[[ Data section open ]]

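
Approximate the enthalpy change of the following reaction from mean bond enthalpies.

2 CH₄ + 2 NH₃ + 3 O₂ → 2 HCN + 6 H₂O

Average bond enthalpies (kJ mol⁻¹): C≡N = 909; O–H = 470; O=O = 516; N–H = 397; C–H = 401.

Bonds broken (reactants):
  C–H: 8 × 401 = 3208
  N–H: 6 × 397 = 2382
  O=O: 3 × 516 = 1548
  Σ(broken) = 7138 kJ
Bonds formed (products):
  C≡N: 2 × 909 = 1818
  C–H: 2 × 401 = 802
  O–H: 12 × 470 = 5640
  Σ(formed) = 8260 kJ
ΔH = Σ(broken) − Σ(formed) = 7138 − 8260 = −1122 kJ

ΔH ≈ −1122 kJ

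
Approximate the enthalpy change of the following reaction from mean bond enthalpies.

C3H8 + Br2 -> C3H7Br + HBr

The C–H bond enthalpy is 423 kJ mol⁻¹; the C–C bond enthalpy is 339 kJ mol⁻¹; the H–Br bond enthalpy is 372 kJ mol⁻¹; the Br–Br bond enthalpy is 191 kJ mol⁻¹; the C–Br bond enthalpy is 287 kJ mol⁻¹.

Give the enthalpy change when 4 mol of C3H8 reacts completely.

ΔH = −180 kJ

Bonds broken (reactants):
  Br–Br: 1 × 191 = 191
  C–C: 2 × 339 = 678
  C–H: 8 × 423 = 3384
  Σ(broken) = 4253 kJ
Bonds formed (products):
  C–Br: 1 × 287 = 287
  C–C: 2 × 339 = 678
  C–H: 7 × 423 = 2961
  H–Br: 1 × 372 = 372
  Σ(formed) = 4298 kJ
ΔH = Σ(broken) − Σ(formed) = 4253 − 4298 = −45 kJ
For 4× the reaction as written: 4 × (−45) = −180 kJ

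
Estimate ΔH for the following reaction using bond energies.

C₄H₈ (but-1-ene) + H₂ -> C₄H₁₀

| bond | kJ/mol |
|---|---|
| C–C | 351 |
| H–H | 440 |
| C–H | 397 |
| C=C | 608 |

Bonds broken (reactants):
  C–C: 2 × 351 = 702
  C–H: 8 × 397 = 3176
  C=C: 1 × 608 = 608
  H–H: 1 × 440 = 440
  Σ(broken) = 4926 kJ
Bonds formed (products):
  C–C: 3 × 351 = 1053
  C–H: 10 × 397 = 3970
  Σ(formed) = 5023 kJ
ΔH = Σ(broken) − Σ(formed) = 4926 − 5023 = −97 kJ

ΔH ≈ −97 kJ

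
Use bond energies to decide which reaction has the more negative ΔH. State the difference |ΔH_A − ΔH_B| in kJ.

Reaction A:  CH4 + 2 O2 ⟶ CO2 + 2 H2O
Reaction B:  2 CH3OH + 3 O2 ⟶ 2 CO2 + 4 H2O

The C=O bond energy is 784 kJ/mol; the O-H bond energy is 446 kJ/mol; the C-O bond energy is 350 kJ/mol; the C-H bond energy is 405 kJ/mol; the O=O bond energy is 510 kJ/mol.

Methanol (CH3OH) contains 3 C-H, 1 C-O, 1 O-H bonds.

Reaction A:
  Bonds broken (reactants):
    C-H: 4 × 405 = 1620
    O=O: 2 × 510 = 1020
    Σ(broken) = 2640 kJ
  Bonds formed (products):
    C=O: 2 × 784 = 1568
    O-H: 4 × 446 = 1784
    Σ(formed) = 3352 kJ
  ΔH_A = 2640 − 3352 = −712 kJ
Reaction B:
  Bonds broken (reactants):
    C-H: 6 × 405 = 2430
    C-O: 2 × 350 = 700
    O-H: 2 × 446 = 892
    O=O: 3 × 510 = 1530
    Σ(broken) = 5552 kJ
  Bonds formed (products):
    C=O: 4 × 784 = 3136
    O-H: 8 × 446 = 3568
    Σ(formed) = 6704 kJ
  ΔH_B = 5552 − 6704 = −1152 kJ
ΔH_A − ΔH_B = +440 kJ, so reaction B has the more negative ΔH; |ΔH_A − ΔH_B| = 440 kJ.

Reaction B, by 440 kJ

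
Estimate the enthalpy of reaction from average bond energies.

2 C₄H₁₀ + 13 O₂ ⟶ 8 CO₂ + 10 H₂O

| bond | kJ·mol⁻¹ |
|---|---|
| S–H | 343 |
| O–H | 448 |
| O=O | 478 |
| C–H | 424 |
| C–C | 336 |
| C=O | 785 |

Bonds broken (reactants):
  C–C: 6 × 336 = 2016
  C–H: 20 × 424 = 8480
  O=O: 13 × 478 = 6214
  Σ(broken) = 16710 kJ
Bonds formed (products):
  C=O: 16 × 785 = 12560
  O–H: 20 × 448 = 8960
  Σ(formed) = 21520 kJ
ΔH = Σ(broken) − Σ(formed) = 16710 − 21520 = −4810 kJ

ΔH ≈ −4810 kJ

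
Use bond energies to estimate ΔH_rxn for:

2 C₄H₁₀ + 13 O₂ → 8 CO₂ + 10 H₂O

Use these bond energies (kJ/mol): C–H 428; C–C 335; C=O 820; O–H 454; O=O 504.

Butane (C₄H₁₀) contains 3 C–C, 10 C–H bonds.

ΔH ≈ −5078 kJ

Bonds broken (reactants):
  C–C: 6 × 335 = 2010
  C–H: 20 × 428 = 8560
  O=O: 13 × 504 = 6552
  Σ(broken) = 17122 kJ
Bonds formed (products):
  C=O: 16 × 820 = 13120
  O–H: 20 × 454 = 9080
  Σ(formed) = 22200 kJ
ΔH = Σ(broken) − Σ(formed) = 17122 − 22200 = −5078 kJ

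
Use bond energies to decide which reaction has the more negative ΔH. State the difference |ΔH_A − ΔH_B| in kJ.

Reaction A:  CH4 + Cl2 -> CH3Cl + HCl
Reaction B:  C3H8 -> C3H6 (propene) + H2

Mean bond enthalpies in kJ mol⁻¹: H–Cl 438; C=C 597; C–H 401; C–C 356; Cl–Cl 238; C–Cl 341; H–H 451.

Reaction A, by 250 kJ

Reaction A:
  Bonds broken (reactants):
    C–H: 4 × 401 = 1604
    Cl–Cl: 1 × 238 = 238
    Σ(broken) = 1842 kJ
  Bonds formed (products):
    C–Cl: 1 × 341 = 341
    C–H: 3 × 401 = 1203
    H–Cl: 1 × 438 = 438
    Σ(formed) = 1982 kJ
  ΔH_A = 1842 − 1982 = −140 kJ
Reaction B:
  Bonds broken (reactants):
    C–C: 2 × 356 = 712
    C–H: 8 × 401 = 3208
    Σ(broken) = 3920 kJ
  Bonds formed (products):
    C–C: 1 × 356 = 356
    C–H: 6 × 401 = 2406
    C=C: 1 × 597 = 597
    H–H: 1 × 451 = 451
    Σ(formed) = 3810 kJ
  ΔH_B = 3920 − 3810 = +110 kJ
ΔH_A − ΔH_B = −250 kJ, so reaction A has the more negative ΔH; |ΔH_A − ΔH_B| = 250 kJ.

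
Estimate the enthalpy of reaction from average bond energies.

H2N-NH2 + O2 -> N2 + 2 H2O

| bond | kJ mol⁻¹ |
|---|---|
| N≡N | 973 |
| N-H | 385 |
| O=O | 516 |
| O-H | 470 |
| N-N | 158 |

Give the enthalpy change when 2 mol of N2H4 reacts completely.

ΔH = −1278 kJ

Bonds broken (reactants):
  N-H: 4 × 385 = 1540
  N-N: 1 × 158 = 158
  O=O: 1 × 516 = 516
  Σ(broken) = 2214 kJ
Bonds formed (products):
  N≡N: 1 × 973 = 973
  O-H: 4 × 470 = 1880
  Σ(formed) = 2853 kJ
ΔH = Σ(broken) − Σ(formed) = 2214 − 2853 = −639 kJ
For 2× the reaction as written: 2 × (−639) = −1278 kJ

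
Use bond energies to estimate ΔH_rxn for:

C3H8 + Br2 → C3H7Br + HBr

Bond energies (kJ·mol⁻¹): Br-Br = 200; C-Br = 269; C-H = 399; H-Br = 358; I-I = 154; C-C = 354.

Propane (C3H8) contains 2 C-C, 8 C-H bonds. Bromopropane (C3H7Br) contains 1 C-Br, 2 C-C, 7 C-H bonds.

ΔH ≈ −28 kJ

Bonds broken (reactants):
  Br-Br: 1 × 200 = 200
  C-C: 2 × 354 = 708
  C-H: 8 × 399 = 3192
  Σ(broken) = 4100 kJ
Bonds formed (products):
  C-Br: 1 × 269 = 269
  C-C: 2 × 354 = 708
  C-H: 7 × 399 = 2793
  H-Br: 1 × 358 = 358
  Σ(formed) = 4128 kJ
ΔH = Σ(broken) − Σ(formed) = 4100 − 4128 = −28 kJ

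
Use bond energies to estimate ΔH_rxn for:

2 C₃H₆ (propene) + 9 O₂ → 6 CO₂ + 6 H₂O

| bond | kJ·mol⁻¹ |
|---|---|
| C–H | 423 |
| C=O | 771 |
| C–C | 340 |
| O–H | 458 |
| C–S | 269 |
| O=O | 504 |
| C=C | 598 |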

[[ Data section closed ]]

- Directions: Your response should be made up of the lines in the data that contain the word "propene".

- Answer space:
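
Reaction B:  C3H8 -> C3H6 (propene) + H2
2 C₃H₆ (propene) + 9 O₂ → 6 CO₂ + 6 H₂O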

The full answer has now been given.